*** Opening GIVEN RECORDS ***

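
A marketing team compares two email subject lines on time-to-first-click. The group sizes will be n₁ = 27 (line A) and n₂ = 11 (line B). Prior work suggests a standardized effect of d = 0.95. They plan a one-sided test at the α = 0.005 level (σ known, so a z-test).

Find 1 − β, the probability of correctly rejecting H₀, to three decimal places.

Power ≈ 0.532

Noncentrality parameter: δ = d / √(1/n₁ + 1/n₂) = 0.95 / √(1/27 + 1/11) = 2.6559
One-sided α = 0.005 → critical value z_{0.005} = 2.576.
Power = Φ(δ − 2.576) = Φ(0.080) = 0.5319.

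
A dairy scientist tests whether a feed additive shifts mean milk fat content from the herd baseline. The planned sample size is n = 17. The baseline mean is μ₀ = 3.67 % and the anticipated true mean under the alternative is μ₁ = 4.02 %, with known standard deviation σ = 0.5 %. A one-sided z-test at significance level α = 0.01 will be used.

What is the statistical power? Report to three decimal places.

Standardized effect: d = |μ₁ − μ₀| / σ = |4.02 − 3.67| / 0.5 = 0.7000
Noncentrality parameter: δ = d·√n = 0.7000 × √17 = 2.8862
Critical value for a one-sided test at α = 0.01: z_α = 2.326.
Power = Φ(δ − 2.326) = Φ(0.560) = 0.7122.

Power ≈ 0.712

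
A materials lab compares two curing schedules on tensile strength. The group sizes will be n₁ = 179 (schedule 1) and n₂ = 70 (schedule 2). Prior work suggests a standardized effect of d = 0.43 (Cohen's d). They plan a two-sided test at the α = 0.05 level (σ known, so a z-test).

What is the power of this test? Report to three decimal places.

Power ≈ 0.862

Noncentrality parameter: δ = d / √(1/n₁ + 1/n₂) = 0.43 / √(1/179 + 1/70) = 3.0503
Two-sided α = 0.05 → critical value z_{0.025} = 1.960.
Power = Φ(δ − 1.960) + Φ(−δ − 1.960) = Φ(1.090) + Φ(-5.010) = 0.8622 + 0.0000 = 0.8622.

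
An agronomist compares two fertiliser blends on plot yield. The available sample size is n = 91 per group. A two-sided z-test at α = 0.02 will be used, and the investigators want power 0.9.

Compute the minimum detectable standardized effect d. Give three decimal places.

Need Φ(δ − 2.326) = 0.9, so δ = 2.326 + 1.282 = 3.608.
(The second rejection-region term Φ(−δ − z_{α/2}) is negligible and dropped.)
δ = d·√(n/2) ⇒ d = δ/√(n/2) = 3.608/√(91/2) = 0.5349.

d ≈ 0.535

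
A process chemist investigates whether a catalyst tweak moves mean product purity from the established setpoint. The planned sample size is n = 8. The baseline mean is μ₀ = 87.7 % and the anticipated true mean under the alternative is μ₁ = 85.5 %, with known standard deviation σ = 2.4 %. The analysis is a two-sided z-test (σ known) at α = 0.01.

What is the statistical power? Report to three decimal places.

Standardized effect: d = |μ₁ − μ₀| / σ = |85.5 − 87.7| / 2.4 = 0.9167
Noncentrality parameter: δ = d·√n = 0.9167 × √8 = 2.5927
Two-sided α = 0.01 → critical value z_{0.005} = 2.576.
Power = Φ(δ − 2.576) + Φ(−δ − 2.576) = Φ(0.017) + Φ(-5.169) = 0.5067 + 0.0000 = 0.5067.

Power ≈ 0.507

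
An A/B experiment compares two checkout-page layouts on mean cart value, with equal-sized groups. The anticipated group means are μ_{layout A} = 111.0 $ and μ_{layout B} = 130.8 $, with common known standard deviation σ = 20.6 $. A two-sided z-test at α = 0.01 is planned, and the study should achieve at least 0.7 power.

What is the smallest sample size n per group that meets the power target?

Standardized effect: d = |μ_{layout A} − μ_{layout B}| / σ = |111.0 − 130.8| / 20.6 = 0.9612
Set Φ(δ − 2.576) = 0.7; then δ − 2.576 = Φ⁻¹(0.7) = 0.524, giving δ = 3.100.
(The Φ(−δ − z_{α/2}) term is vanishingly small for δ > 0 and is dropped in the standard sample-size formula.)
δ = d·√(n/2) ⇒ n = 2(δ/d)² = 2 × (3.100 / 0.9612)² = 20.81.
Round up to the next whole unit.

n = 21 per group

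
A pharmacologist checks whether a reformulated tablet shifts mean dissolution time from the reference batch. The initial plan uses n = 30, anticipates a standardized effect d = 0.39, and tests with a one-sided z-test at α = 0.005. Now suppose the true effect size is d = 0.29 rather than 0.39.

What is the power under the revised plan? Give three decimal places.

Power ≈ 0.162

With d = 0.29: δ = d·√n = 0.29 × √30 = 1.5884. Critical value z_{0.005} = 2.576.
Revised power = P(Z > 2.576 − δ) = Φ(-0.987) = 0.1617.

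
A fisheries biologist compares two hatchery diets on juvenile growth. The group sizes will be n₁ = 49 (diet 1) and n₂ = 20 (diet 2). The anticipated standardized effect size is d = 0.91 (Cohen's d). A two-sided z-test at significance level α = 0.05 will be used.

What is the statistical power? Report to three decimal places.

Noncentrality parameter: δ = d / √(1/n₁ + 1/n₂) = 0.91 / √(1/49 + 1/20) = 3.4295
Critical value for a two-sided test at α = 0.05: z_{α/2} = 1.960.
Power = Φ(δ − 1.960) + Φ(−δ − 1.960) = Φ(1.470) + Φ(-5.389) = 0.9292 + 0.0000 = 0.9292.

Power ≈ 0.929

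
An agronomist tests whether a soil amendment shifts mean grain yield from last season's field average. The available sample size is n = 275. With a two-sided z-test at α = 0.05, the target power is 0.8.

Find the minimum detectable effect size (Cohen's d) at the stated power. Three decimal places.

Required noncentrality: δ = z_{0.025} + z_{0.20} = 1.960 + 0.842 = 2.802.
(The second rejection-region term Φ(−δ − z_{α/2}) is negligible and dropped.)
δ = d·√n ⇒ d = δ/√n = 2.802/√275 = 0.1689.

d ≈ 0.169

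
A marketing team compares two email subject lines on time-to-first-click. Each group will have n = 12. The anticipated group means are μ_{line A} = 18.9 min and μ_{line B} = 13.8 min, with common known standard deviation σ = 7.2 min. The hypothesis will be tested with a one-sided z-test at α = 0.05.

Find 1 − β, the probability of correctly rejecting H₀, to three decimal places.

Power ≈ 0.536

Standardized effect: d = |μ_{line A} − μ_{line B}| / σ = |18.9 − 13.8| / 7.2 = 0.7083
Noncentrality parameter: δ = d·√(n/2) = 0.7083 × √(12/2) = 1.7351
One-sided α = 0.05 → critical value z_{0.05} = 1.645.
Power = P(Z > 1.645 − δ) = Φ(0.090) = 0.5359.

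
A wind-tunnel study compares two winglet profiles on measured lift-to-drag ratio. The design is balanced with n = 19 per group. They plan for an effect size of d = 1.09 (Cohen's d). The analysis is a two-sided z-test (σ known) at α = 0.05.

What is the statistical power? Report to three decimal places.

Noncentrality parameter: δ = d·√(n/2) = 1.09 × √(19/2) = 3.3596
Critical value for a two-sided test at α = 0.05: z_{α/2} = 1.960.
Power = Φ(δ − 1.960) + Φ(−δ − 1.960) = Φ(1.400) + Φ(-5.320) = 0.9192 + 0.0000 = 0.9192.

Power ≈ 0.919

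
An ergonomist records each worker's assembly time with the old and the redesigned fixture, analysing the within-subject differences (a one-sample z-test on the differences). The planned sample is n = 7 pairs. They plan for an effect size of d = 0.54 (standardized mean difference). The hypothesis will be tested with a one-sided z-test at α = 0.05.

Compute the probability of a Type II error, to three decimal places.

Noncentrality parameter: λ = d·√n = 0.54 × √7 = 1.4287
One-sided α = 0.05 → critical value z_{0.05} = 1.645.
Power = Φ(λ − 1.645) = Φ(-0.216) = 0.4144.
Type II error: β = 1 − power = 1 − 0.4144 = 0.5856.

β ≈ 0.586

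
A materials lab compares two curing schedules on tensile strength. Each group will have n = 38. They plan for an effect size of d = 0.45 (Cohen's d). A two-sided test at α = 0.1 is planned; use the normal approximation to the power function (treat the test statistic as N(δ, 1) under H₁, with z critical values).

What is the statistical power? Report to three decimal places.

Power ≈ 0.624

Noncentrality parameter: δ = d·√(n/2) = 0.45 × √(38/2) = 1.9615
Critical value for a two-sided test at α = 0.1: z_{α/2} = 1.645.
Power = Φ(δ − 1.645) + Φ(−δ − 1.645) = Φ(0.317) + Φ(-3.606) = 0.6242 + 0.0002 = 0.6244.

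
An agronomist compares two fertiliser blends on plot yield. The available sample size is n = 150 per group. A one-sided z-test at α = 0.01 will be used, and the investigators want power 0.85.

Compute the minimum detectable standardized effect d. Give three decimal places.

Required noncentrality: δ = z_{0.01} + z_{0.15} = 2.326 + 1.036 = 3.363.
δ = d·√(n/2) ⇒ d = δ/√(n/2) = 3.363/√(150/2) = 0.3883.

d ≈ 0.388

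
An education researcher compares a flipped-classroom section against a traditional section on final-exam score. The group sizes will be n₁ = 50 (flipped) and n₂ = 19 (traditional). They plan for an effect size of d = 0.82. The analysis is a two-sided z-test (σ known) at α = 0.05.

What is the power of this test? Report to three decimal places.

Power ≈ 0.861

Noncentrality parameter: δ = d / √(1/n₁ + 1/n₂) = 0.82 / √(1/50 + 1/19) = 3.0426
Two-sided α = 0.05 → critical value z_{0.025} = 1.960.
Power = Φ(δ − 1.960) + Φ(−δ − 1.960) = Φ(1.083) + Φ(-5.003) = 0.8605 + 0.0000 = 0.8605.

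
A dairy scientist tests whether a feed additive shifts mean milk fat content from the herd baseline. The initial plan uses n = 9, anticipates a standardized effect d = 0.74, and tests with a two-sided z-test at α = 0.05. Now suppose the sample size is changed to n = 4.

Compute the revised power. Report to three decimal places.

Power ≈ 0.316

With n = 4: δ = d·√n = 0.74 × √4 = 1.4800. Critical value z_{0.025} = 1.960.
Revised power = Φ(δ − 1.960) + Φ(−δ − 1.960) = Φ(-0.480) + Φ(-3.440) = 0.3156 + 0.0003 = 0.3159.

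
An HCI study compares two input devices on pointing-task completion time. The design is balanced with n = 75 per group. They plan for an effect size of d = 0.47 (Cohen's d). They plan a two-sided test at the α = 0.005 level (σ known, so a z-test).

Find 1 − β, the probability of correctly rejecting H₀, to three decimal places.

Noncentrality parameter: δ = d·√(n/2) = 0.47 × √(75/2) = 2.8782
Two-sided α = 0.005 → critical value z_{0.0025} = 2.807.
Power = Φ(δ − 2.807) + Φ(−δ − 2.807) = Φ(0.071) + Φ(-5.685) = 0.5283 + 0.0000 = 0.5283.

Power ≈ 0.528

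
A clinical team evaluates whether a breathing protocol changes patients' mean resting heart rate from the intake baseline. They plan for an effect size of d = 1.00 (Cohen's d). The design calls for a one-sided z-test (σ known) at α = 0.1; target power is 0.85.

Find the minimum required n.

For power 0.85 need Φ(δ − z_{0.1}) = 0.85, so δ = z_{0.1} + z_{0.15} = 1.282 + 1.036 = 2.318.
δ = d·√n ⇒ n = (δ/d)² = (2.318 / 1.00)² = 5.37.
Round up to the next whole unit.

n = 6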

*** Closing GIVEN RECORDS ***

* WHAT IS REQUIRED:
In the entries above, some lines hold the string "used". Copy each of them.

* OUTPUT OF THE EXERCISE:
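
A dairy scientist tests whether a feed additive shifts mean milk fat content from the herd baseline. The planned sample size is n = 17. The baseline mean is μ₀ = 3.67 % and the anticipated true mean under the alternative is μ₁ = 4.02 %, with known standard deviation σ = 0.5 %. A one-sided z-test at significance level α = 0.01 will be used.
An agronomist compares two fertiliser blends on plot yield. The available sample size is n = 91 per group. A two-sided z-test at α = 0.02 will be used, and the investigators want power 0.9.
A fisheries biologist compares two hatchery diets on juvenile growth. The group sizes will be n₁ = 49 (diet 1) and n₂ = 20 (diet 2). The anticipated standardized effect size is d = 0.91 (Cohen's d). A two-sided z-test at significance level α = 0.05 will be used.
An agronomist compares two fertiliser blends on plot yield. The available sample size is n = 150 per group. A one-sided z-test at α = 0.01 will be used, and the investigators want power 0.85.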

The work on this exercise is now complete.